Your instructions: Return every record exactly. Omit nothing.

-- Provided data follows --

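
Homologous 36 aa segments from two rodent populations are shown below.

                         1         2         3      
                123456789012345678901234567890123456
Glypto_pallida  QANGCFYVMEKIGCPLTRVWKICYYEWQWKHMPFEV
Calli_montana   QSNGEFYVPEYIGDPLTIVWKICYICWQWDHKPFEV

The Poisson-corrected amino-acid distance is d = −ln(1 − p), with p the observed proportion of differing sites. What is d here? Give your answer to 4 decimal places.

The sequences differ at positions 2 (A/S), 5 (C/E), 9 (M/P), 11 (K/Y), 14 (C/D), 18 (R/I), 25 (Y/I), 26 (E/C), 30 (K/D), 32 (M/K).
p = 10/36 = 0.277778.
d = −ln(1 − 0.277778) = −ln(0.722222) = 0.3254.

0.3254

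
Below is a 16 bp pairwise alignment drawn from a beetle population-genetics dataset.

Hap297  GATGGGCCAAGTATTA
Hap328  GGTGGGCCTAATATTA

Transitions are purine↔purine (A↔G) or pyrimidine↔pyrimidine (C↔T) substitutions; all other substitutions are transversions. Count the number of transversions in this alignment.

1

The sequences differ at positions 2 (A/G, transition), 9 (A/T, transversion), 11 (G/A, transition).
Of the 3 differences, 2 transitions and 1 transversion, so the answer is 1.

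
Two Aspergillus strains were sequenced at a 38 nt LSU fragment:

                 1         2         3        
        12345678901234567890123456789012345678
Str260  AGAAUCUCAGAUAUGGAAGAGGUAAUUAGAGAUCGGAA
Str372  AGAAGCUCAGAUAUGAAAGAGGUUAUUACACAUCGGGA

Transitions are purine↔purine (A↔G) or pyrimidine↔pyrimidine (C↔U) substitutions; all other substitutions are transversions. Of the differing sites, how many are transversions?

4

The sequences differ at positions 5 (U/G, transversion), 16 (G/A, transition), 24 (A/U, transversion), 29 (G/C, transversion), 31 (G/C, transversion), 37 (A/G, transition).
Of the 6 differences, 2 transitions and 4 transversions, so the answer is 4.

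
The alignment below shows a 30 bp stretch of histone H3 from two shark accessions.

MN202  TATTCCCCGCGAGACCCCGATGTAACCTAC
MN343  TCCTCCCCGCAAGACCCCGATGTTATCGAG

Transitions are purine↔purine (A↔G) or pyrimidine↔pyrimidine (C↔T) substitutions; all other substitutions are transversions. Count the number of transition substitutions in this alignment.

3

Mismatches occur at site 2 (A↔C, transversion), site 3 (T↔C, transition), site 11 (G↔A, transition), site 24 (A↔T, transversion), site 26 (C↔T, transition), site 28 (T↔G, transversion), site 30 (C↔G, transversion).
Of the 7 differences, 3 transitions and 4 transversions, so the answer is 3.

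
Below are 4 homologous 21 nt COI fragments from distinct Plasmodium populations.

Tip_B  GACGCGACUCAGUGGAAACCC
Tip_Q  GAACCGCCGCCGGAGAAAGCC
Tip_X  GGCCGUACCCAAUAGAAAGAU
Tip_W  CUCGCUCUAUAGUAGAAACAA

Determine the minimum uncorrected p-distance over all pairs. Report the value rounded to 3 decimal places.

0.381

Pairwise Hamming distances:
  Tip_B vs Tip_Q: 8
  Tip_B vs Tip_X: 10
  Tip_B vs Tip_W: 10
  Tip_Q vs Tip_X: 11
  Tip_Q vs Tip_W: 13
  Tip_X vs Tip_W: 11
The smallest is 8 mismatches, between Tip_B and Tip_Q; p = 8/21 = 0.381.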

-- Provided data concluded --

Output below:
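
Homologous 36 aa segments from two rodent populations are shown below.

                         1         2         3      
                123456789012345678901234567890123456
Glypto_pallida  QANGCFYVMEKIGCPLTRVWKICYYEWQWKHMPFEV
Calli_montana   QSNGEFYVPEYIGDPLTIVWKICYICWQWDHKPFEV

The Poisson-corrected amino-acid distance is d = −ln(1 − p), with p the observed proportion of differing sites. What is d here? Give your answer to 4 decimal places.

The sequences differ at positions 2 (A/S), 5 (C/E), 9 (M/P), 11 (K/Y), 14 (C/D), 18 (R/I), 25 (Y/I), 26 (E/C), 30 (K/D), 32 (M/K).
p = 10/36 = 0.277778.
d = −ln(1 − 0.277778) = −ln(0.722222) = 0.3254.

0.3254

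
Below is a 16 bp pairwise alignment drawn from a beetle population-genetics dataset.

Hap297  GATGGGCCAAGTATTA
Hap328  GGTGGGCCTAATATTA

Transitions are purine↔purine (A↔G) or pyrimidine↔pyrimidine (C↔T) substitutions; all other substitutions are transversions. Count the number of transversions in this alignment.

1

The sequences differ at positions 2 (A/G, transition), 9 (A/T, transversion), 11 (G/A, transition).
Of the 3 differences, 2 transitions and 1 transversion, so the answer is 1.

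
Two Aspergillus strains were sequenced at a 38 nt LSU fragment:

                 1         2         3        
        12345678901234567890123456789012345678
Str260  AGAAUCUCAGAUAUGGAAGAGGUAAUUAGAGAUCGGAA
Str372  AGAAGCUCAGAUAUGAAAGAGGUUAUUACACAUCGGGA

Transitions are purine↔purine (A↔G) or pyrimidine↔pyrimidine (C↔U) substitutions; all other substitutions are transversions. Of the differing sites, how many are transversions?

4

The sequences differ at positions 5 (U/G, transversion), 16 (G/A, transition), 24 (A/U, transversion), 29 (G/C, transversion), 31 (G/C, transversion), 37 (A/G, transition).
Of the 6 differences, 2 transitions and 4 transversions, so the answer is 4.

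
The alignment below shows a 30 bp stretch of histone H3 from two shark accessions.

MN202  TATTCCCCGCGAGACCCCGATGTAACCTAC
MN343  TCCTCCCCGCAAGACCCCGATGTTATCGAG

Transitions are purine↔purine (A↔G) or pyrimidine↔pyrimidine (C↔T) substitutions; all other substitutions are transversions. Count the number of transition substitutions in this alignment.

3

Mismatches occur at site 2 (A↔C, transversion), site 3 (T↔C, transition), site 11 (G↔A, transition), site 24 (A↔T, transversion), site 26 (C↔T, transition), site 28 (T↔G, transversion), site 30 (C↔G, transversion).
Of the 7 differences, 3 transitions and 4 transversions, so the answer is 3.

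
Below are 4 homologous 21 nt COI fragments from distinct Plasmodium populations.

Tip_B  GACGCGACUCAGUGGAAACCC
Tip_Q  GAACCGCCGCCGGAGAAAGCC
Tip_X  GGCCGUACCCAAUAGAAAGAU
Tip_W  CUCGCUCUAUAGUAGAAACAA

Determine the minimum uncorrected p-distance over all pairs. Report the value rounded to 3 decimal places.

0.381

Pairwise Hamming distances:
  Tip_B vs Tip_Q: 8
  Tip_B vs Tip_X: 10
  Tip_B vs Tip_W: 10
  Tip_Q vs Tip_X: 11
  Tip_Q vs Tip_W: 13
  Tip_X vs Tip_W: 11
The smallest is 8 mismatches, between Tip_B and Tip_Q; p = 8/21 = 0.381.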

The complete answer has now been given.